START TASK INPUTS
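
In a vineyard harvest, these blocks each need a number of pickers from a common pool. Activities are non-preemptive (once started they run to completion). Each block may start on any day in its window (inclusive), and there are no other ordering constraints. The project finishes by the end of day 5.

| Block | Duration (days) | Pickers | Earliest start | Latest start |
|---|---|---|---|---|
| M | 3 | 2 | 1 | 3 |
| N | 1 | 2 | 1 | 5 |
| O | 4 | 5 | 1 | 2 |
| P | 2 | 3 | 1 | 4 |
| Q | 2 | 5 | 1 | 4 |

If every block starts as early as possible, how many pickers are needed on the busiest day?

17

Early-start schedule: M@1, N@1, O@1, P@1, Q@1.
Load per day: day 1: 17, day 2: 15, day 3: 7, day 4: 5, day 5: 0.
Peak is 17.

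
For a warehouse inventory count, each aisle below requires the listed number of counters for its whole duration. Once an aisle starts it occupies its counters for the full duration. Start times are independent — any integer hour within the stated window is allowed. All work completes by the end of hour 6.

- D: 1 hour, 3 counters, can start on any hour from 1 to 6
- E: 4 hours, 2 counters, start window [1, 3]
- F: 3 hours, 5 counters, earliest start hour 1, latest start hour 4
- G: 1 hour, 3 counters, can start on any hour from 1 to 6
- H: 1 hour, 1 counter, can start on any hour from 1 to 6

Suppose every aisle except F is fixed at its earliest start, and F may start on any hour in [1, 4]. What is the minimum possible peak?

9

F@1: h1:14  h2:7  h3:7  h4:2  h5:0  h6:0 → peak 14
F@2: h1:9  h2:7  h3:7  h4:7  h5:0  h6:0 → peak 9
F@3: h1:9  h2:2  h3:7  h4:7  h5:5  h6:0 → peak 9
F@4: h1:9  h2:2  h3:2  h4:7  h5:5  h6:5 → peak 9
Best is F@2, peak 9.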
END TASK INPUTS
- [WHAT YOU NEED TO DO] Only lines with the string "window" are wanted; please find each one in the listing and copy it.

- [RESPONSE TO THE EXERCISE]
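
In a vineyard harvest, these blocks each need a number of pickers from a common pool. Activities are non-preemptive (once started they run to completion). Each block may start on any day in its window (inclusive), and there are no other ordering constraints. The project finishes by the end of day 5.
For a warehouse inventory count, each aisle below requires the listed number of counters for its whole duration. Once an aisle starts it occupies its counters for the full duration. Start times are independent — any integer hour within the stated window is allowed. All work completes by the end of hour 6.
- E: 4 hours, 2 counters, start window [1, 3]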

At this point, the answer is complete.